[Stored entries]
------

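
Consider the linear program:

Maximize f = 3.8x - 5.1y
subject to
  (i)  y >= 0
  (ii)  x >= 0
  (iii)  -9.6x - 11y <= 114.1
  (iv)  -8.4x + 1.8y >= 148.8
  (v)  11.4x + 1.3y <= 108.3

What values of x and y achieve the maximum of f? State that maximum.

x = 0, y = 248/3, maximum f = -2108/5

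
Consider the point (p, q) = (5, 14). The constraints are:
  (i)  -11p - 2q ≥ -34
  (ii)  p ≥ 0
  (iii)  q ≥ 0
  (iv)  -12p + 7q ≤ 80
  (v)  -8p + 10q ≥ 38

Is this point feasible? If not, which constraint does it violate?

Constraint (i): -11p - 2q = -83, which is not ≥ -34. All other constraints are satisfied.

not feasible — violates (i)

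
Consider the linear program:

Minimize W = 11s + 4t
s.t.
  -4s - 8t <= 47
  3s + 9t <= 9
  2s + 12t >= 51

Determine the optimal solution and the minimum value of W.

Extreme points and W = 11s + 4t:
  (-165/4, 59/4) → W = -1579/4
  (-243/8, 149/16) → W = -2375/8
  (-39/2, 15/2) → W = -369/2

s = -165/4, t = 59/4, minimum W = -1579/4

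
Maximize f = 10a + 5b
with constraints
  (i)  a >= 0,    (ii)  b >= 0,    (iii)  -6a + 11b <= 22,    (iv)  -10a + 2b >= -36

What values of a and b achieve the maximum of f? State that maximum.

Vertices and f = 10a + 5b:
  (0, 0) → f = 0
  (0, 2) → f = 10
  (18/5, 0) → f = 36
  (220/49, 218/49) → f = 470/7

The binding constraints are -6a + 11b = 22 and -10a + 2b = -36.
Solving simultaneously gives a = 220/49, b = 218/49.

a = 220/49, b = 218/49, maximum f = 470/7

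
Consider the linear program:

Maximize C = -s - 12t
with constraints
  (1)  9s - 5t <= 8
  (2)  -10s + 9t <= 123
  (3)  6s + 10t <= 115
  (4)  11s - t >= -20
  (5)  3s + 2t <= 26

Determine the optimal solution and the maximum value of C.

Corner points and C = -s - 12t:
  (-54/23, -134/23) → C = 1662/23
  (146/33, 70/11) → C = -2666/33
  (-85/116, 1385/116) → C = -16535/116
  (5/3, 21/2) → C = -383/3

The optimum lies where 9s - 5t = 8 and 11s - t = -20.
Solving simultaneously gives s = -54/23, t = -134/23.

s = -54/23, t = -134/23, maximum C = 1662/23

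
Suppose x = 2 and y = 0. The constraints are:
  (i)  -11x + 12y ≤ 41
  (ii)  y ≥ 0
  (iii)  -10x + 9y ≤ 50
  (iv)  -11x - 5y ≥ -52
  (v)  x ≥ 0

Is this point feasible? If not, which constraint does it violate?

(i): -22 ≤ 41 ✓
(ii): 0 ≥ 0 ✓
(iii): -20 ≤ 50 ✓
(iv): -22 ≥ -52 ✓
(v): 2 ≥ 0 ✓

feasible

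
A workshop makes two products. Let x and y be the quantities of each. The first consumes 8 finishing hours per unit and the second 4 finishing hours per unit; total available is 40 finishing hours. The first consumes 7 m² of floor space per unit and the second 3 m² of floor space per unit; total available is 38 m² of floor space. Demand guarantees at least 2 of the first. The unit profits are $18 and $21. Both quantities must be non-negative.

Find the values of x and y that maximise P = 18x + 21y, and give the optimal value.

Feasible corners and P = 18x + 21y:
  (5, 0) → P = 90
  (2, 0) → P = 36
  (2, 6) → P = 162

The binding constraints are 8x + 4y = 40 and x = 2.
Solving simultaneously gives x = 2, y = 6.

x = 2, y = 6, maximum P = 162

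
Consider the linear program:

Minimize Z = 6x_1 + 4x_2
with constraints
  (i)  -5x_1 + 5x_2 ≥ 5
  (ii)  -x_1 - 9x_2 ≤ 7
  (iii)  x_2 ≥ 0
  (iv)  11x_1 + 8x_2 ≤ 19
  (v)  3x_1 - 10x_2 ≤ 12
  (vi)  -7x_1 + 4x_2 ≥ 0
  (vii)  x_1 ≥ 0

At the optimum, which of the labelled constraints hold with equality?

Corner points and Z = 6x_1 + 4x_2:
  (11/19, 30/19) → Z = 186/19
  (0, 1) → Z = 4
  (0, 19/8) → Z = 19/2

The minimum is at (0, 1). Substituting into each constraint, equality holds for (i) and (vii); the remaining constraints have slack.

(i) and (vii)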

------

[PROBLEM TO SOLVE]:
Would you show every line in the data above that contains the string "Maximize"?

[EXERCISE RESULT]:
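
Maximize f = 3.8x - 5.1y
Maximize f = 10a + 5b
Maximize C = -s - 12t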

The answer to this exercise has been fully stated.